### Task statement:
All entries below must be reproduced without a single change.

----------

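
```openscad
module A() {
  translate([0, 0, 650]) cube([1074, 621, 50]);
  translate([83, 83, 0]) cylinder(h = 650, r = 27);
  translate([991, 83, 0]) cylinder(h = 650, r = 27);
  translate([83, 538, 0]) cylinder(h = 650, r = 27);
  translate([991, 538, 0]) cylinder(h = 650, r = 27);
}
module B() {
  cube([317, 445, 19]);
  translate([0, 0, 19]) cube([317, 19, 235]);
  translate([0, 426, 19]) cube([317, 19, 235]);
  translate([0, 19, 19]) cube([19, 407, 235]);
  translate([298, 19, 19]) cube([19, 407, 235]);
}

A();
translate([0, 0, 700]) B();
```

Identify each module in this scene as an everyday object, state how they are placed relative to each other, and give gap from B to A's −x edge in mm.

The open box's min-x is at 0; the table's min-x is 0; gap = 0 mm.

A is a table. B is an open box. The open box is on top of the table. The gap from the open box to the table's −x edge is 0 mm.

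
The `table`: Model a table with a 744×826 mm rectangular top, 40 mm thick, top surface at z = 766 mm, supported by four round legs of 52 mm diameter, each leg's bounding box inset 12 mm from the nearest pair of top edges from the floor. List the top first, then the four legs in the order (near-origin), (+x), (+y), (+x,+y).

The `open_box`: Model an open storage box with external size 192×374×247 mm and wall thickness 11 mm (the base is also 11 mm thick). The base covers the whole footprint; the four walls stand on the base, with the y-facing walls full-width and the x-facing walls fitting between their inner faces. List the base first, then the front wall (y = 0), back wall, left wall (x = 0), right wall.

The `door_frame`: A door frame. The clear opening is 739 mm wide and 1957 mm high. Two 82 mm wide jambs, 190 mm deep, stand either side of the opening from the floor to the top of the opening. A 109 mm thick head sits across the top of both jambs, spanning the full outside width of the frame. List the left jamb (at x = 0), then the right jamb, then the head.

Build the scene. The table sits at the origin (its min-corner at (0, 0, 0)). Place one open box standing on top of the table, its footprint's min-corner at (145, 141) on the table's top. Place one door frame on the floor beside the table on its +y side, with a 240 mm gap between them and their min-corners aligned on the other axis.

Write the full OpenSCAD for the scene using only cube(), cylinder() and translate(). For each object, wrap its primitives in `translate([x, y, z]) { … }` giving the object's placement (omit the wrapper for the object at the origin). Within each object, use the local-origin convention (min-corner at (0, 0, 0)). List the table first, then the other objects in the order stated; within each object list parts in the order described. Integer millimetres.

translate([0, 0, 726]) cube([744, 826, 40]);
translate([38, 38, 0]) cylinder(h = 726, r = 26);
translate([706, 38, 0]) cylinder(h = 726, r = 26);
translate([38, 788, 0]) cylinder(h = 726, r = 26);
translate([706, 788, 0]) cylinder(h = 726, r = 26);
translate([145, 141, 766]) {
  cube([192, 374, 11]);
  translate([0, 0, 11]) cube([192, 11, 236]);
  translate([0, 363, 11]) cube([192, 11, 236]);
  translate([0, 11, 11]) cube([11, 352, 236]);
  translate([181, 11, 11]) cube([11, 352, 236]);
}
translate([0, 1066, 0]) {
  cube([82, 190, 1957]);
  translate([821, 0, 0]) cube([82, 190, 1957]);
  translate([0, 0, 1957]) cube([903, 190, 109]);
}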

----------

### Your solution:
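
```openscad
module A() {
  translate([0, 0, 650]) cube([1074, 621, 50]);
  translate([83, 83, 0]) cylinder(h = 650, r = 27);
  translate([991, 83, 0]) cylinder(h = 650, r = 27);
  translate([83, 538, 0]) cylinder(h = 650, r = 27);
  translate([991, 538, 0]) cylinder(h = 650, r = 27);
}
module B() {
  cube([317, 445, 19]);
  translate([0, 0, 19]) cube([317, 19, 235]);
  translate([0, 426, 19]) cube([317, 19, 235]);
  translate([0, 19, 19]) cube([19, 407, 235]);
  translate([298, 19, 19]) cube([19, 407, 235]);
}

A();
translate([0, 0, 700]) B();
```

Identify each module in this scene as an everyday object, state how they are placed relative to each other, and give gap from B to A's −x edge in mm.

The open box's min-x is at 0; the table's min-x is 0; gap = 0 mm.

A is a table. B is an open box. The open box is on top of the table. The gap from the open box to the table's −x edge is 0 mm.

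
The `table`: Model a table with a 744×826 mm rectangular top, 40 mm thick, top surface at z = 766 mm, supported by four round legs of 52 mm diameter, each leg's bounding box inset 12 mm from the nearest pair of top edges from the floor. List the top first, then the four legs in the order (near-origin), (+x), (+y), (+x,+y).

The `open_box`: Model an open storage box with external size 192×374×247 mm and wall thickness 11 mm (the base is also 11 mm thick). The base covers the whole footprint; the four walls stand on the base, with the y-facing walls full-width and the x-facing walls fitting between their inner faces. List the base first, then the front wall (y = 0), back wall, left wall (x = 0), right wall.

The `door_frame`: A door frame. The clear opening is 739 mm wide and 1957 mm high. Two 82 mm wide jambs, 190 mm deep, stand either side of the opening from the floor to the top of the opening. A 109 mm thick head sits across the top of both jambs, spanning the full outside width of the frame. List the left jamb (at x = 0), then the right jamb, then the head.

Build the scene. The table sits at the origin (its min-corner at (0, 0, 0)). Place one open box standing on top of the table, its footprint's min-corner at (145, 141) on the table's top. Place one door frame on the floor beside the table on its +y side, with a 240 mm gap between them and their min-corners aligned on the other axis.

Write the full OpenSCAD for the scene using only cube(), cylinder() and translate(). For each object, wrap its primitives in `translate([x, y, z]) { … }` giving the object's placement (omit the wrapper for the object at the origin). Within each object, use the local-origin convention (min-corner at (0, 0, 0)). List the table first, then the other objects in the order stated; within each object list parts in the order described. Integer millimetres.

translate([0, 0, 726]) cube([744, 826, 40]);
translate([38, 38, 0]) cylinder(h = 726, r = 26);
translate([706, 38, 0]) cylinder(h = 726, r = 26);
translate([38, 788, 0]) cylinder(h = 726, r = 26);
translate([706, 788, 0]) cylinder(h = 726, r = 26);
translate([145, 141, 766]) {
  cube([192, 374, 11]);
  translate([0, 0, 11]) cube([192, 11, 236]);
  translate([0, 363, 11]) cube([192, 11, 236]);
  translate([0, 11, 11]) cube([11, 352, 236]);
  translate([181, 11, 11]) cube([11, 352, 236]);
}
translate([0, 1066, 0]) {
  cube([82, 190, 1957]);
  translate([821, 0, 0]) cube([82, 190, 1957]);
  translate([0, 0, 1957]) cube([903, 190, 109]);
}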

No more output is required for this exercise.